> _AIM OF THE EXERCISE_
Retype the whole listing below, character for character.

> _THE DATA_
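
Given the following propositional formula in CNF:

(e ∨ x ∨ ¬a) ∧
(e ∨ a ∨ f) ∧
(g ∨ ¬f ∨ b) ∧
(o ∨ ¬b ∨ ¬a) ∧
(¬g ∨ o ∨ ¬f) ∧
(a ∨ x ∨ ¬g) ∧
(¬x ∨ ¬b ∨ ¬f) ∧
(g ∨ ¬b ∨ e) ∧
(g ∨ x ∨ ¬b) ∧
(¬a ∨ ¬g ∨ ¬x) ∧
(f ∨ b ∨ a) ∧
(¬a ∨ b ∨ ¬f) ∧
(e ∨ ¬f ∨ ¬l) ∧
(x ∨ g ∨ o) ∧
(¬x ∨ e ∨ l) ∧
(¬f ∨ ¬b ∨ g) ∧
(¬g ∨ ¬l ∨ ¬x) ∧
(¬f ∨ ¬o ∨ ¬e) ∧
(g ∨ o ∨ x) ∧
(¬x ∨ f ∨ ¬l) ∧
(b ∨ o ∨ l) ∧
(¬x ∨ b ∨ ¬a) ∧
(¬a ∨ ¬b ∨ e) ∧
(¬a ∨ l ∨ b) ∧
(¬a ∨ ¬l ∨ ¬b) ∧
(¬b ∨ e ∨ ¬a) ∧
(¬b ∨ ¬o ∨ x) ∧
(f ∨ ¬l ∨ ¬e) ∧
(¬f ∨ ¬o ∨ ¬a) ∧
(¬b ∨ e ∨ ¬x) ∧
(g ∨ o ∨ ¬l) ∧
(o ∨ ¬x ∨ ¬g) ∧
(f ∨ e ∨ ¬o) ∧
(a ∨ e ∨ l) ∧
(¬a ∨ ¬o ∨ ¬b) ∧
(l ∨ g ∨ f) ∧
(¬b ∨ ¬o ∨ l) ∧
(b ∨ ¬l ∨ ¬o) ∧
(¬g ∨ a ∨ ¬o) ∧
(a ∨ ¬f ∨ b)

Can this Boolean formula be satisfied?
No

No, the formula is not satisfiable.

No assignment of truth values to the variables can make all 40 clauses true simultaneously.

The formula is UNSAT (unsatisfiable).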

> _ANSWER FOR THIS EXERCISE_
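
Given the following propositional formula in CNF:

(e ∨ x ∨ ¬a) ∧
(e ∨ a ∨ f) ∧
(g ∨ ¬f ∨ b) ∧
(o ∨ ¬b ∨ ¬a) ∧
(¬g ∨ o ∨ ¬f) ∧
(a ∨ x ∨ ¬g) ∧
(¬x ∨ ¬b ∨ ¬f) ∧
(g ∨ ¬b ∨ e) ∧
(g ∨ x ∨ ¬b) ∧
(¬a ∨ ¬g ∨ ¬x) ∧
(f ∨ b ∨ a) ∧
(¬a ∨ b ∨ ¬f) ∧
(e ∨ ¬f ∨ ¬l) ∧
(x ∨ g ∨ o) ∧
(¬x ∨ e ∨ l) ∧
(¬f ∨ ¬b ∨ g) ∧
(¬g ∨ ¬l ∨ ¬x) ∧
(¬f ∨ ¬o ∨ ¬e) ∧
(g ∨ o ∨ x) ∧
(¬x ∨ f ∨ ¬l) ∧
(b ∨ o ∨ l) ∧
(¬x ∨ b ∨ ¬a) ∧
(¬a ∨ ¬b ∨ e) ∧
(¬a ∨ l ∨ b) ∧
(¬a ∨ ¬l ∨ ¬b) ∧
(¬b ∨ e ∨ ¬a) ∧
(¬b ∨ ¬o ∨ x) ∧
(f ∨ ¬l ∨ ¬e) ∧
(¬f ∨ ¬o ∨ ¬a) ∧
(¬b ∨ e ∨ ¬x) ∧
(g ∨ o ∨ ¬l) ∧
(o ∨ ¬x ∨ ¬g) ∧
(f ∨ e ∨ ¬o) ∧
(a ∨ e ∨ l) ∧
(¬a ∨ ¬o ∨ ¬b) ∧
(l ∨ g ∨ f) ∧
(¬b ∨ ¬o ∨ l) ∧
(b ∨ ¬l ∨ ¬o) ∧
(¬g ∨ a ∨ ¬o) ∧
(a ∨ ¬f ∨ b)

Can this Boolean formula be satisfied?
No

No, the formula is not satisfiable.

No assignment of truth values to the variables can make all 40 clauses true simultaneously.

The formula is UNSAT (unsatisfiable).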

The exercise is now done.